Exercise data:

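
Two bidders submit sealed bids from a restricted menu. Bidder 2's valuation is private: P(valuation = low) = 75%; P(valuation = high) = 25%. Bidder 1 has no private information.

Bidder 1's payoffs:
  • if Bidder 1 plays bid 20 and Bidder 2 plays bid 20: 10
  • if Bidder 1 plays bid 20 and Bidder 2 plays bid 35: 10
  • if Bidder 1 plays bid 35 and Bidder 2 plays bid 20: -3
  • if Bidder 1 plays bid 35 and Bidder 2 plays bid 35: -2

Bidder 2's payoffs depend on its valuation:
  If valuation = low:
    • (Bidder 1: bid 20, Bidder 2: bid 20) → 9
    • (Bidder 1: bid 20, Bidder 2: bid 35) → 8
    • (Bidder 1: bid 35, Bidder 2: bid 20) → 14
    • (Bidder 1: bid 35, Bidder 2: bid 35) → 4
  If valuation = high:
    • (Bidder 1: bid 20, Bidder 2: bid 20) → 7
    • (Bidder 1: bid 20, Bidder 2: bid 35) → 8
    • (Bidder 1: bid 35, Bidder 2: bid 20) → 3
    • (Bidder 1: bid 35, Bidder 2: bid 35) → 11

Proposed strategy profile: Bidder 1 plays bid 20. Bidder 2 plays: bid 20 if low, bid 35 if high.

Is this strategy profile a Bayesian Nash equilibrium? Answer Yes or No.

Bidder 1 plays bid 20: E[bid 20] = 0.75·(10) + 0.25·(10) = 10; E[bid 35] = -2.75. Best-responding. ✓
Bidder 2 (valuation low), facing bid 20: bid 20 gives 9, bid 35 gives 8. Proposed bid 20 is best. ✓
Bidder 2 (valuation high), facing bid 20: bid 20 gives 7, bid 35 gives 8. Proposed bid 35 is best. ✓

Yes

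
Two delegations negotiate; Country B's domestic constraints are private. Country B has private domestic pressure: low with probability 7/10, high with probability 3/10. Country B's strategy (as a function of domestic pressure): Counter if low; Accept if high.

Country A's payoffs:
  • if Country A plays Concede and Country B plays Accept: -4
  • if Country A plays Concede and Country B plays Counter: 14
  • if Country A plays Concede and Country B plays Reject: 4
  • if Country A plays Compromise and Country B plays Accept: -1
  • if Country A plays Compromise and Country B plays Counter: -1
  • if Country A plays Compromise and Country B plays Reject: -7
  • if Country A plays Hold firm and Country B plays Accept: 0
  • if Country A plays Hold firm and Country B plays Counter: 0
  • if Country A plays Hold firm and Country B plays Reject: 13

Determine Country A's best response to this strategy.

Concede

E[Concede] = 7/10·(14) + 3/10·(-4) = 43/5
E[Compromise] = 7/10·(-1) + 3/10·(-1) = -1
E[Hold firm] = 7/10·(0) + 3/10·(0) = 0
Best response: Concede (43/5 is the largest).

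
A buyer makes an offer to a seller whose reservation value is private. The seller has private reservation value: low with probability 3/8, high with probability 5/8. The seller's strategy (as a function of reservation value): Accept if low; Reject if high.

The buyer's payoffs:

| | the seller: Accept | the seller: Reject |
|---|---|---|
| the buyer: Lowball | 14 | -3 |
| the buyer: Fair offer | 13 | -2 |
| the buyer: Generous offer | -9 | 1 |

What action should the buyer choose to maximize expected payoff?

Fair offer

Compute the buyer's expected payoff for each action, taking the expectation over the seller's type.
E[Lowball] = 3/8·(14) + 5/8·(-3) = 27/8
E[Fair offer] = 3/8·(13) + 5/8·(-2) = 29/8
E[Generous offer] = 3/8·(-9) + 5/8·(1) = -11/4
Best response: Fair offer (29/8 is the largest).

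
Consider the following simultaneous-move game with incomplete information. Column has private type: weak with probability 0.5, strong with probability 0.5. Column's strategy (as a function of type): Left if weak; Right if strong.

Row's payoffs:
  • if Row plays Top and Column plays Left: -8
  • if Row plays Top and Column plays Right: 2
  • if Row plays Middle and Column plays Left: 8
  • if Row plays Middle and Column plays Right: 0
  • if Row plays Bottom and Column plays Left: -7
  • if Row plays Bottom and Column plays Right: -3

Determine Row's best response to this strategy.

Middle

E[Top] = 0.5·(-8) + 0.5·(2) = -3
E[Middle] = 0.5·(8) + 0.5·(0) = 4
E[Bottom] = 0.5·(-7) + 0.5·(-3) = -5
Best response: Middle (4 is the largest).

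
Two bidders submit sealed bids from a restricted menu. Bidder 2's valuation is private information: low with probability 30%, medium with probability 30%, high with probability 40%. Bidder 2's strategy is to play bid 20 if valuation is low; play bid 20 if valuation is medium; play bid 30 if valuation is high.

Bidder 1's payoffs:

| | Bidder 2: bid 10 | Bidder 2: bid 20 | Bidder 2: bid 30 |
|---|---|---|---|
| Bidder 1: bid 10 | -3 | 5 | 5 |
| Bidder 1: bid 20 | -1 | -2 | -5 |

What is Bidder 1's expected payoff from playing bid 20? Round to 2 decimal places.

-3.20

Take the expectation over Bidder 2's valuation, weighting each type's action by its prior probability.
E[bid 20] = 0.3·(-2) + 0.3·(-2) + 0.4·(-5) = (-0.6) + (-0.6) + (-2) = -3.2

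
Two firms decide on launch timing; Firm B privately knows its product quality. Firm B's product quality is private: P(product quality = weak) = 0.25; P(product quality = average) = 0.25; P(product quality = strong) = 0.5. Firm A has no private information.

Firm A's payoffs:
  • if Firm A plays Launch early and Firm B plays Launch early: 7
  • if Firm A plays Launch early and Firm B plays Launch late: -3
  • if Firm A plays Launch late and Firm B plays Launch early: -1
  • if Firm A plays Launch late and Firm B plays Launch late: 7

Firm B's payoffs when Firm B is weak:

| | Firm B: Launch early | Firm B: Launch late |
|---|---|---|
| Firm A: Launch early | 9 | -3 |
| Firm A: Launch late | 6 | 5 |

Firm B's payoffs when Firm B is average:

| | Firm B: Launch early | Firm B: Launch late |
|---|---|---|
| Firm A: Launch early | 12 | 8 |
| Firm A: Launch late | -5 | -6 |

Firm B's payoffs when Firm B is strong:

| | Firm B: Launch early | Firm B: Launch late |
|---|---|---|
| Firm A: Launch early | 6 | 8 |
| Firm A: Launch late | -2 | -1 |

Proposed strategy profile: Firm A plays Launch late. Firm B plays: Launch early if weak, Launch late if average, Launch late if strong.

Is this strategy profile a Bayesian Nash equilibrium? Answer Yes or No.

No

Firm A plays Launch late: E[Launch late] = 0.25·(-1) + 0.25·(7) + 0.5·(7) = 5; E[Launch early] = -0.5. Best-responding. ✓
Firm B (product quality weak), facing Launch late: Launch early gives 6, Launch late gives 5. Proposed Launch early is best. ✓
Firm B (product quality average), facing Launch late: Launch early gives -5, Launch late gives -6. Proposed Launch late is not best — profitable deviation exists. ✗
Firm B (product quality strong), facing Launch late: Launch early gives -2, Launch late gives -1. Proposed Launch late is best. ✓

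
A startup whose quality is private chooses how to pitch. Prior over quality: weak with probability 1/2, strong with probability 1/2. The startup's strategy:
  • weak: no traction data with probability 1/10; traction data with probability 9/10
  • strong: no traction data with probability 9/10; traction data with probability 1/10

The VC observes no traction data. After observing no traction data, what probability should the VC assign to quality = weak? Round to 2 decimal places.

P(no traction data) = (1/2)·(1/10) + (1/2)·(9/10) = 1/2
P(weak | no traction data) = ((1/2)·(1/10)) / (1/2) = (1/20) / (1/2) = 1/10

0.10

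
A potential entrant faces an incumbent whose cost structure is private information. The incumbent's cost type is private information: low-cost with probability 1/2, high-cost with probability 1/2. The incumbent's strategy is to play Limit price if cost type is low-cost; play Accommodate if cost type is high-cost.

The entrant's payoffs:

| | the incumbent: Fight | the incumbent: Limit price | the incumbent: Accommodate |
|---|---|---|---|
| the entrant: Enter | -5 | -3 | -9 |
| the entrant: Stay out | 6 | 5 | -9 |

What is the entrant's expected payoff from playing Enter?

-6

E[Enter] = 1/2·(-3) + 1/2·(-9) = (-3/2) + (-9/2) = -6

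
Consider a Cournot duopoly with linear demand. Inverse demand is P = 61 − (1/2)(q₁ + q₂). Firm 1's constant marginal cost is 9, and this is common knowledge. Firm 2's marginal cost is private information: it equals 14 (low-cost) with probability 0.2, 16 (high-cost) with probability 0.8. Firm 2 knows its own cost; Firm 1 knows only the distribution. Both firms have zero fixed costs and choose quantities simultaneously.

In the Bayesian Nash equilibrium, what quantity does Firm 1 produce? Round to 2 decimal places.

Type-c best response for Firm 2: q₂(c) = (61 − c) − q₁/2.
Firm 1 maximizes expected profit; its first-order condition is 61 − q₁ − (1/2)E[q₂] − 9 = 0.
Substituting E[q₂] and solving: E[c₂] = 15.6, so q₁ = (61 − 2·9 + 15.6)/(3/2) = 39.0667.

39.07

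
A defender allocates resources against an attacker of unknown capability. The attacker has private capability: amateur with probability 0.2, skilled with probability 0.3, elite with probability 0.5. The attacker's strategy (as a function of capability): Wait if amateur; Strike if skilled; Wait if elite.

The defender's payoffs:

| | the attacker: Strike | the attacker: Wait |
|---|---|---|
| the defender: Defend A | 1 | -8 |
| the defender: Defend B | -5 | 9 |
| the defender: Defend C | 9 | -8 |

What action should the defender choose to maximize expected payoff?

Defend B

E[Defend A] = 0.2·(-8) + 0.3·(1) + 0.5·(-8) = -5.3
E[Defend B] = 0.2·(9) + 0.3·(-5) + 0.5·(9) = 4.8
E[Defend C] = 0.2·(-8) + 0.3·(9) + 0.5·(-8) = -2.9
Best response: Defend B (4.8 is the largest).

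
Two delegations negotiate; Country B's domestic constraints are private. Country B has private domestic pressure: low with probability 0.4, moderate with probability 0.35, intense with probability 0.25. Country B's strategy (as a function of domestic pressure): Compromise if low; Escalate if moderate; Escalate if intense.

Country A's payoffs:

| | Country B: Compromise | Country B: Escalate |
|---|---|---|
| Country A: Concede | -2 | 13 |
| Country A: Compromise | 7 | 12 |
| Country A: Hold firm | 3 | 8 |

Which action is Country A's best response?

E[Concede] = 0.4·(-2) + 0.35·(13) + 0.25·(13) = 7
E[Compromise] = 0.4·(7) + 0.35·(12) + 0.25·(12) = 10
E[Hold firm] = 0.4·(3) + 0.35·(8) + 0.25·(8) = 6
Best response: Compromise (10 is the largest).

Compromise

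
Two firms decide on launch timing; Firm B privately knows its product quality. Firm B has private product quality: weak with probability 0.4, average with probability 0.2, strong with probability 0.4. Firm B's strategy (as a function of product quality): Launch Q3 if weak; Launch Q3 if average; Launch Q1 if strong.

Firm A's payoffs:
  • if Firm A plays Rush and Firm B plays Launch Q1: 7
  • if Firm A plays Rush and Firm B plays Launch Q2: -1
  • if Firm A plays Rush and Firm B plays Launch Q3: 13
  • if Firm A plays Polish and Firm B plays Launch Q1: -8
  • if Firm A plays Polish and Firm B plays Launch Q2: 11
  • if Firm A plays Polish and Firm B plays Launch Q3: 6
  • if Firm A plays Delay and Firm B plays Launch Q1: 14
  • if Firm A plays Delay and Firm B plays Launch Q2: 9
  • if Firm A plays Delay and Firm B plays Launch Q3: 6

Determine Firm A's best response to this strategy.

E[Rush] = 0.4·(13) + 0.2·(13) + 0.4·(7) = 10.6
E[Polish] = 0.4·(6) + 0.2·(6) + 0.4·(-8) = 0.4
E[Delay] = 0.4·(6) + 0.2·(6) + 0.4·(14) = 9.2
Best response: Rush (10.6 is the largest).

Rush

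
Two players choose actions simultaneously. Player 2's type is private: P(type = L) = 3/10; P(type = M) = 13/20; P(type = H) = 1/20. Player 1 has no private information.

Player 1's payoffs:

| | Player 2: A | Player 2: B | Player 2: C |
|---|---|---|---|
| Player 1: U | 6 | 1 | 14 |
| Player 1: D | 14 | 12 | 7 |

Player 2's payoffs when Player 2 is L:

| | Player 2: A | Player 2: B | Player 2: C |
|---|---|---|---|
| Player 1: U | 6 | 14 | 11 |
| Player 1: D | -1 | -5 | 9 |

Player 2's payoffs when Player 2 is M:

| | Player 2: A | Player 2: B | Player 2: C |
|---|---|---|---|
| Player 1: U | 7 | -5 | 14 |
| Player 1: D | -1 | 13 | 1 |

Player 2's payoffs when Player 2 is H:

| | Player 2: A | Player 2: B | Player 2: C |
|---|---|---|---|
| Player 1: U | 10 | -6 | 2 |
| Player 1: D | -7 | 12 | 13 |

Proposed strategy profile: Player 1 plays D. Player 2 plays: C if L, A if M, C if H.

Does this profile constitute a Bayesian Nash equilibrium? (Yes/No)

A profile is a BNE iff every type of every player is best-responding given beliefs about the other side.
Player 1 plays D: E[D] = 3/10·(7) + 13/20·(14) + 1/20·(7) = 231/20; E[U] = 44/5. Best-responding. ✓
Player 2 (type L), facing D: A gives -1, B gives -5, C gives 9. Proposed C is best. ✓
Player 2 (type M), facing D: A gives -1, B gives 13, C gives 1. Proposed A is not best — profitable deviation exists. ✗
Player 2 (type H), facing D: A gives -7, B gives 12, C gives 13. Proposed C is best. ✓

No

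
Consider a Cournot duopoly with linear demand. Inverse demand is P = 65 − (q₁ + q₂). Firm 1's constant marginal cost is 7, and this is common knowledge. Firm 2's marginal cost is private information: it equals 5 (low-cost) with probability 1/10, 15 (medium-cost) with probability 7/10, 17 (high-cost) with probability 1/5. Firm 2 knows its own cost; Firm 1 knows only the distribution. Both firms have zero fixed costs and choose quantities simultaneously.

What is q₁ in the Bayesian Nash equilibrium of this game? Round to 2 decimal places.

21.80

Firm 2 with cost c maximizes (65 − (q₁+q₂) − c)·q₂, giving q₂(c) = (65 − c − q₁)/2.
E[c₂] = 1/10·5 + 7/10·15 + 1/5·17 = 14.4
Firm 1's FOC against E[q₂] yields q₁ = (65 − 2·7 + E[c₂])/3 = (65 − 14 + 14.4)/3 = 21.8.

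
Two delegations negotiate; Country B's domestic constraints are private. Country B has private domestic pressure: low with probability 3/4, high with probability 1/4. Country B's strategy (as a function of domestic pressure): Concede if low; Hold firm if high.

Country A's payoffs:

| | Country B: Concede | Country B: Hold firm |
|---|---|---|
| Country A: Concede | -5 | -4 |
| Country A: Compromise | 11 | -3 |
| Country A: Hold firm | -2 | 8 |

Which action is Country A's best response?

E[Concede] = 3/4·(-5) + 1/4·(-4) = -19/4
E[Compromise] = 3/4·(11) + 1/4·(-3) = 15/2
E[Hold firm] = 3/4·(-2) + 1/4·(8) = 1/2
Best response: Compromise (15/2 is the largest).

Compromise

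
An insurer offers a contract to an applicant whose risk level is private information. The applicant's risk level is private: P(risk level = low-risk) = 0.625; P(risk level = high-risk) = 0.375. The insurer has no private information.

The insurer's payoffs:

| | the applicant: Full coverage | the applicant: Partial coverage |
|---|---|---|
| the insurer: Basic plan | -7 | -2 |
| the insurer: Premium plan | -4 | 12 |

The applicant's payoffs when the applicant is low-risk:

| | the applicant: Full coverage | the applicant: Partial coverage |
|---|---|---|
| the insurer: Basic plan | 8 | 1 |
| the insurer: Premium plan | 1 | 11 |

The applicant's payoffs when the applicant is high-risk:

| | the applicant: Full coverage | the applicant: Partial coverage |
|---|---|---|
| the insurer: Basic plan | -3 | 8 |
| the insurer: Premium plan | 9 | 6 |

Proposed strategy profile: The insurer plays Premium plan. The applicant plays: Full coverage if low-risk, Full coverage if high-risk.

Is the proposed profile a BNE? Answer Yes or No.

A profile is a BNE iff every type of every player is best-responding given beliefs about the other side.
The insurer plays Premium plan: E[Premium plan] = 0.625·(-4) + 0.375·(-4) = -4; E[Basic plan] = -7. Best-responding. ✓
The applicant (risk level low-risk), facing Premium plan: Full coverage gives 1, Partial coverage gives 11. Proposed Full coverage is not best — profitable deviation exists. ✗
The applicant (risk level high-risk), facing Premium plan: Full coverage gives 9, Partial coverage gives 6. Proposed Full coverage is best. ✓

No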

What is required: Using the records above, copy word for word the line with "Launch Q1: 14", the line with "Delay and Firm B plays Launch Q3: 6", and every line between them.

Solved problem:
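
  • if Firm A plays Delay and Firm B plays Launch Q1: 14
  • if Firm A plays Delay and Firm B plays Launch Q2: 9
  • if Firm A plays Delay and Firm B plays Launch Q3: 6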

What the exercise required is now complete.